** RECORDS FOR THE TASK follows **

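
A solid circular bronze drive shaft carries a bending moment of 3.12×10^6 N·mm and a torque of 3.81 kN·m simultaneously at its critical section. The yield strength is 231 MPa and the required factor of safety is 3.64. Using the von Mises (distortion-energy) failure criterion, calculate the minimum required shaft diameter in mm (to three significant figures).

d = 90.0 mm

σ_allow = σ_y/n = 231/3.64 = 63.46 MPa.
For a solid shaft σ_b = 32M/(πd³) and τ = 16T/(πd³), so the von Mises stress is σ' = (16/πd³)·√(4M²+3T²).
√(4M²+3T²) = √(4×(3.120×10^6)² + 3×(3.810×10^6)²) = 9.082×10^6 N·mm.
d³ = 16×9.082×10^6/(π×63.46) = 728900 mm³.
d = 89.99 mm.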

** End of RECORDS FOR THE TASK **

• **TASK GOAL**
Set every record down again, exactly as given.

• **YOUR SOLUTION**
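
A solid circular bronze drive shaft carries a bending moment of 3.12×10^6 N·mm and a torque of 3.81 kN·m simultaneously at its critical section. The yield strength is 231 MPa and the required factor of safety is 3.64. Using the von Mises (distortion-energy) failure criterion, calculate the minimum required shaft diameter in mm (to three significant figures).

d = 90.0 mm

σ_allow = σ_y/n = 231/3.64 = 63.46 MPa.
For a solid shaft σ_b = 32M/(πd³) and τ = 16T/(πd³), so the von Mises stress is σ' = (16/πd³)·√(4M²+3T²).
√(4M²+3T²) = √(4×(3.120×10^6)² + 3×(3.810×10^6)²) = 9.082×10^6 N·mm.
d³ = 16×9.082×10^6/(π×63.46) = 728900 mm³.
d = 89.99 mm.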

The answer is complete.